Prompt:
Every entry below is to be copied exactly, with nothing omitted.

+++ The records

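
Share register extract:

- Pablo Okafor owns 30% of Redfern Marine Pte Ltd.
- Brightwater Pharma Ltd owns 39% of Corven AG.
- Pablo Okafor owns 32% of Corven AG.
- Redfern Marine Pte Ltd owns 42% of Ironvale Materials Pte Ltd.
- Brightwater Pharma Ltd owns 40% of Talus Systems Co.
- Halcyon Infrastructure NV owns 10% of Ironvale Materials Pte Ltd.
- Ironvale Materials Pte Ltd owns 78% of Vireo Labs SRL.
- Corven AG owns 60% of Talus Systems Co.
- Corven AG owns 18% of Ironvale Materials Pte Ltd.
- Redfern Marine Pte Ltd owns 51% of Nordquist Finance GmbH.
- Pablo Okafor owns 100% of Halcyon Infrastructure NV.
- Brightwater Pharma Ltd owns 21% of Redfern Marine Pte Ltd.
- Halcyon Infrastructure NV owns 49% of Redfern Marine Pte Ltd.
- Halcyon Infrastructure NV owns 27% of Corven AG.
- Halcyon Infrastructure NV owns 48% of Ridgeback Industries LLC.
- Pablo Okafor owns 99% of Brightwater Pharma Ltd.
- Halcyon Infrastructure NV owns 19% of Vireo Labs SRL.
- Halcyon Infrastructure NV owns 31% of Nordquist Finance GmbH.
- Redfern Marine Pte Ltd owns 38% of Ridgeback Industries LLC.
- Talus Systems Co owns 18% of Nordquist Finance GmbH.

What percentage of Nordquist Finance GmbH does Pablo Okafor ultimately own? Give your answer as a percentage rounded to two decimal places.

Pablo reaches Nordquist along 8 paths.
Via Halcyon: 100% × 31% = 31%.
Via Halcyon → Redfern: 100% × 49% × 51% = 24.99%.
Via Brightwater → Redfern: 99% × 21% × 51% = 10.6029%.
Via Redfern: 30% × 51% = 15.3%.
Via Corven → Talus: 32% × 60% × 18% = 3.456%.
Via Brightwater → Corven → Talus: 99% × 39% × 60% × 18% = 4.16988%.
Via Halcyon → Corven → Talus: 100% × 27% × 60% × 18% = 2.916%.
Via Brightwater → Talus: 99% × 40% × 18% = 7.128%.
Total: 31% + 24.99% + 10.6029% + 15.3% + 3.456% + 4.16988% + 2.916% + 7.128% = 99.56278%.
Rounded: 99.56%.

99.56%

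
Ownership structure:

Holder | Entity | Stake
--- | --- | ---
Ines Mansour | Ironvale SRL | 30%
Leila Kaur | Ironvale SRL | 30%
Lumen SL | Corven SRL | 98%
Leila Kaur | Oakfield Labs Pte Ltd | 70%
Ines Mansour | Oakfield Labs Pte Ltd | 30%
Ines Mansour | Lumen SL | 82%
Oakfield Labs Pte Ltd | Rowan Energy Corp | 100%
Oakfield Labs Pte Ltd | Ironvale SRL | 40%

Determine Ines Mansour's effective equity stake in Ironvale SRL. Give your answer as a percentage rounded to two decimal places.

Ines reaches Ironvale along 2 paths.
Via Oakfield: 30% × 40% = 12%.
Direct stake: 30% = 30%.
Total: 12% + 30% = 42%.
Rounded: 42.00%.

42.00%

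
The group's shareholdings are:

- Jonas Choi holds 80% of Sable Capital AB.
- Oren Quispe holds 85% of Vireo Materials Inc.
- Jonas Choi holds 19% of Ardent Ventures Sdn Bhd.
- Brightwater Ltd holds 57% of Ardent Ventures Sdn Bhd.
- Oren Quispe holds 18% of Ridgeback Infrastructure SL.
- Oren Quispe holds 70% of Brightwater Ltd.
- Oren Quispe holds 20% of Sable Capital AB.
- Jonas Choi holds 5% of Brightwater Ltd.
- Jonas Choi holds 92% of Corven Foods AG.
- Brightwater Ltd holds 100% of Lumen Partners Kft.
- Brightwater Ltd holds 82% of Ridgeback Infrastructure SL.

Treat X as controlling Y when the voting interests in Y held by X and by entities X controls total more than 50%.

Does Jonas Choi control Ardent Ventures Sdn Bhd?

No

Jonas holds 80% of Sable, so Jonas controls Sable.
Jonas holds 92% of Corven, so Jonas controls Corven.
In Ardent, Jonas's side holds only 19%, not > 50%.
So Jonas does not control Ardent.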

++++++

Response to the exercise:
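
Share register extract:

- Pablo Okafor owns 30% of Redfern Marine Pte Ltd.
- Brightwater Pharma Ltd owns 39% of Corven AG.
- Pablo Okafor owns 32% of Corven AG.
- Redfern Marine Pte Ltd owns 42% of Ironvale Materials Pte Ltd.
- Brightwater Pharma Ltd owns 40% of Talus Systems Co.
- Halcyon Infrastructure NV owns 10% of Ironvale Materials Pte Ltd.
- Ironvale Materials Pte Ltd owns 78% of Vireo Labs SRL.
- Corven AG owns 60% of Talus Systems Co.
- Corven AG owns 18% of Ironvale Materials Pte Ltd.
- Redfern Marine Pte Ltd owns 51% of Nordquist Finance GmbH.
- Pablo Okafor owns 100% of Halcyon Infrastructure NV.
- Brightwater Pharma Ltd owns 21% of Redfern Marine Pte Ltd.
- Halcyon Infrastructure NV owns 49% of Redfern Marine Pte Ltd.
- Halcyon Infrastructure NV owns 27% of Corven AG.
- Halcyon Infrastructure NV owns 48% of Ridgeback Industries LLC.
- Pablo Okafor owns 99% of Brightwater Pharma Ltd.
- Halcyon Infrastructure NV owns 19% of Vireo Labs SRL.
- Halcyon Infrastructure NV owns 31% of Nordquist Finance GmbH.
- Redfern Marine Pte Ltd owns 38% of Ridgeback Industries LLC.
- Talus Systems Co owns 18% of Nordquist Finance GmbH.

What percentage of Nordquist Finance GmbH does Pablo Okafor ultimately own? Give your answer as a percentage rounded to two decimal places.

Pablo reaches Nordquist along 8 paths.
Via Halcyon: 100% × 31% = 31%.
Via Halcyon → Redfern: 100% × 49% × 51% = 24.99%.
Via Brightwater → Redfern: 99% × 21% × 51% = 10.6029%.
Via Redfern: 30% × 51% = 15.3%.
Via Corven → Talus: 32% × 60% × 18% = 3.456%.
Via Brightwater → Corven → Talus: 99% × 39% × 60% × 18% = 4.16988%.
Via Halcyon → Corven → Talus: 100% × 27% × 60% × 18% = 2.916%.
Via Brightwater → Talus: 99% × 40% × 18% = 7.128%.
Total: 31% + 24.99% + 10.6029% + 15.3% + 3.456% + 4.16988% + 2.916% + 7.128% = 99.56278%.
Rounded: 99.56%.

99.56%

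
Ownership structure:

Holder | Entity | Stake
--- | --- | ---
Ines Mansour | Ironvale SRL | 30%
Leila Kaur | Ironvale SRL | 30%
Lumen SL | Corven SRL | 98%
Leila Kaur | Oakfield Labs Pte Ltd | 70%
Ines Mansour | Oakfield Labs Pte Ltd | 30%
Ines Mansour | Lumen SL | 82%
Oakfield Labs Pte Ltd | Rowan Energy Corp | 100%
Oakfield Labs Pte Ltd | Ironvale SRL | 40%

Determine Ines Mansour's effective equity stake in Ironvale SRL. Give your answer as a percentage rounded to two decimal places.

Ines reaches Ironvale along 2 paths.
Via Oakfield: 30% × 40% = 12%.
Direct stake: 30% = 30%.
Total: 12% + 30% = 42%.
Rounded: 42.00%.

42.00%

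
The group's shareholdings are:

- Jonas Choi holds 80% of Sable Capital AB.
- Oren Quispe holds 85% of Vireo Materials Inc.
- Jonas Choi holds 19% of Ardent Ventures Sdn Bhd.
- Brightwater Ltd holds 57% of Ardent Ventures Sdn Bhd.
- Oren Quispe holds 18% of Ridgeback Infrastructure SL.
- Oren Quispe holds 70% of Brightwater Ltd.
- Oren Quispe holds 20% of Sable Capital AB.
- Jonas Choi holds 5% of Brightwater Ltd.
- Jonas Choi holds 92% of Corven Foods AG.
- Brightwater Ltd holds 100% of Lumen Partners Kft.
- Brightwater Ltd holds 82% of Ridgeback Infrastructure SL.

Treat X as controlling Y when the voting interests in Y held by X and by entities X controls total more than 50%.

Does Jonas Choi control Ardent Ventures Sdn Bhd?

No

Jonas holds 80% of Sable, so Jonas controls Sable.
Jonas holds 92% of Corven, so Jonas controls Corven.
In Ardent, Jonas's side holds only 19%, not > 50%.
So Jonas does not control Ardent.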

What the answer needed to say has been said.